→ **WHAT IS NEEDED**:
The line holding "A household refrigerator" and all lines that follow it to the end of the data: return these exactly, and nothing more.

### DATA SECTION

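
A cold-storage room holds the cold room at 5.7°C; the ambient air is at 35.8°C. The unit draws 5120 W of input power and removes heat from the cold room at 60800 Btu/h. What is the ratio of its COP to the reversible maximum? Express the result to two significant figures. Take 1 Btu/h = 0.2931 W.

Converting, Q̇_C = 60800 Btu/h = 17820 W, so COP_actual = Q̇_C/Ẇ = 17820/5120 = 3.481.
In absolute terms T_C = 278.85 K and T_H = 308.95 K, so ΔT = 30.10 K.
COP_Carnot = T_C/ΔT = 278.85/30.10 = 9.264.
η_II = COP_actual/COP_Carnot = 3.481/9.264 = 0.3757.

0.38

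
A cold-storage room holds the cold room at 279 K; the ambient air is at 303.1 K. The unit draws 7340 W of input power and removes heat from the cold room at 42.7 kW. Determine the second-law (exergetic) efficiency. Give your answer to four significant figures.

0.5025

Converting, Q̇_C = 42.70 kW = 42700 W, so COP_actual = Q̇_C/Ẇ = 42700/7340 = 5.817.
The reservoir spacing is ΔT = 303.1 − 279 = 24.10 K.
COP_Carnot = T_C/ΔT = 279.00/24.10 = 11.58.
η_II = COP_actual/COP_Carnot = 5.817/11.58 = 0.5025.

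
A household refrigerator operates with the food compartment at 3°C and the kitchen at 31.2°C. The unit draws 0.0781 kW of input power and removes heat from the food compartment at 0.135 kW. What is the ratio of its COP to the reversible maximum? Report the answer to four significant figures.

0.1765

COP_actual = Q̇_C/Ẇ = 0.1350/0.07810 = 1.729.
In absolute terms T_C = 276.15 K and T_H = 304.35 K, so ΔT = 28.20 K.
COP_Carnot = T_C/ΔT = 276.15/28.20 = 9.793.
η_II = COP_actual/COP_Carnot = 1.729/9.793 = 0.1765.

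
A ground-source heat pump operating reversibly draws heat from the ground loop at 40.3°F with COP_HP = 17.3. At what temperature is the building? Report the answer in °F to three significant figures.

COP_HP = T_H/(T_H − T_C) rearranges to T_H = COP·T_C/(COP − 1).
With T_C = 277.76 K, T_H = 17.3 × 277.76/16.30 = 294.80 K.
Converting, 294.80 K = 70.97°F.

71.0 °F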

######

→ **SOLUTION BELOW**:
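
A household refrigerator operates with the food compartment at 3°C and the kitchen at 31.2°C. The unit draws 0.0781 kW of input power and removes heat from the food compartment at 0.135 kW. What is the ratio of its COP to the reversible maximum? Report the answer to four significant figures.

0.1765

COP_actual = Q̇_C/Ẇ = 0.1350/0.07810 = 1.729.
In absolute terms T_C = 276.15 K and T_H = 304.35 K, so ΔT = 28.20 K.
COP_Carnot = T_C/ΔT = 276.15/28.20 = 9.793.
η_II = COP_actual/COP_Carnot = 1.729/9.793 = 0.1765.

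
A ground-source heat pump operating reversibly draws heat from the ground loop at 40.3°F with COP_HP = 17.3. At what temperature is the building? Report the answer in °F to three significant figures.

COP_HP = T_H/(T_H − T_C) rearranges to T_H = COP·T_C/(COP − 1).
With T_C = 277.76 K, T_H = 17.3 × 277.76/16.30 = 294.80 K.
Converting, 294.80 K = 70.97°F.

71.0 °F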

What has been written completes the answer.